[Saved data entries]
════════

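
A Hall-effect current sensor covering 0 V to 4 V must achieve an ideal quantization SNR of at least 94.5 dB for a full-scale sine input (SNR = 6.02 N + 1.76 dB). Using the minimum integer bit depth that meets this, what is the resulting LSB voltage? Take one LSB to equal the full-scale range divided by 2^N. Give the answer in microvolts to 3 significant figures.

61.0 µV

Span = 4 V.
Solving 6.02 N ≥ 94.5 − 1.76: N ≥ 15.405. Round up → N = 16.
One LSB is 4 V / 65536 = 61.0 µV.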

════════

▶ **Task brief**
From the records above, extract every line exactly as it stands.

▶ **Task solution**
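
A Hall-effect current sensor covering 0 V to 4 V must achieve an ideal quantization SNR of at least 94.5 dB for a full-scale sine input (SNR = 6.02 N + 1.76 dB). Using the minimum integer bit depth that meets this, what is the resulting LSB voltage? Take one LSB to equal the full-scale range divided by 2^N. Give the answer in microvolts to 3 significant figures.

61.0 µV

Span = 4 V.
Solving 6.02 N ≥ 94.5 − 1.76: N ≥ 15.405. Round up → N = 16.
One LSB is 4 V / 65536 = 61.0 µV.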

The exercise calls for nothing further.